WHAT THE TASK REQUIRES
Copy every record below exactly.

AVAILABLE DATA
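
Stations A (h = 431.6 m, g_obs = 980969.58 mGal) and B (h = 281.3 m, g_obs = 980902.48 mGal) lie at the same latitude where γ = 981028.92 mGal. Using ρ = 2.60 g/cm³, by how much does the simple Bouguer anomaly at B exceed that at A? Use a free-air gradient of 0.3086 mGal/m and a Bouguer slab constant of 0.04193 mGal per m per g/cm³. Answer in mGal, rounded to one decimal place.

-97.1

Δg_SB(A) = 980969.58 − 981028.92 + 0.3086×431.6 − 0.04193×2.60×431.6 = 26.80 mGal
Δg_SB(B) = 980902.48 − 981028.92 + 0.3086×281.3 − 0.04193×2.60×281.3 = -70.30 mGal
Difference = -70.30 − (26.80) = -97.10 mGal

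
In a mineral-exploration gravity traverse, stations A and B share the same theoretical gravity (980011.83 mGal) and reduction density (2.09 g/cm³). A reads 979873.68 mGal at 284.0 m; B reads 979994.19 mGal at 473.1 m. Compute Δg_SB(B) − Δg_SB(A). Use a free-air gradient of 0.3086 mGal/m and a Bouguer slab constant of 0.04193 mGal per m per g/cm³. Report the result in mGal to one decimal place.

162.3

Δg_SB(A) = 979873.68 − 980011.83 + 0.3086×284.0 − 0.04193×2.09×284.0 = -75.40 mGal
Δg_SB(B) = 979994.19 − 980011.83 + 0.3086×473.1 − 0.04193×2.09×473.1 = 86.90 mGal
Difference = 86.90 − (-75.40) = 162.30 mGal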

EXERCISE OUTPUT
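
Stations A (h = 431.6 m, g_obs = 980969.58 mGal) and B (h = 281.3 m, g_obs = 980902.48 mGal) lie at the same latitude where γ = 981028.92 mGal. Using ρ = 2.60 g/cm³, by how much does the simple Bouguer anomaly at B exceed that at A? Use a free-air gradient of 0.3086 mGal/m and a Bouguer slab constant of 0.04193 mGal per m per g/cm³. Answer in mGal, rounded to one decimal place.

-97.1

Δg_SB(A) = 980969.58 − 981028.92 + 0.3086×431.6 − 0.04193×2.60×431.6 = 26.80 mGal
Δg_SB(B) = 980902.48 − 981028.92 + 0.3086×281.3 − 0.04193×2.60×281.3 = -70.30 mGal
Difference = -70.30 − (26.80) = -97.10 mGal

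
In a mineral-exploration gravity traverse, stations A and B share the same theoretical gravity (980011.83 mGal) and reduction density (2.09 g/cm³). A reads 979873.68 mGal at 284.0 m; B reads 979994.19 mGal at 473.1 m. Compute Δg_SB(B) − Δg_SB(A). Use a free-air gradient of 0.3086 mGal/m and a Bouguer slab constant of 0.04193 mGal per m per g/cm³. Report the result in mGal to one decimal place.

162.3

Δg_SB(A) = 979873.68 − 980011.83 + 0.3086×284.0 − 0.04193×2.09×284.0 = -75.40 mGal
Δg_SB(B) = 979994.19 − 980011.83 + 0.3086×473.1 − 0.04193×2.09×473.1 = 86.90 mGal
Difference = 86.90 − (-75.40) = 162.30 mGal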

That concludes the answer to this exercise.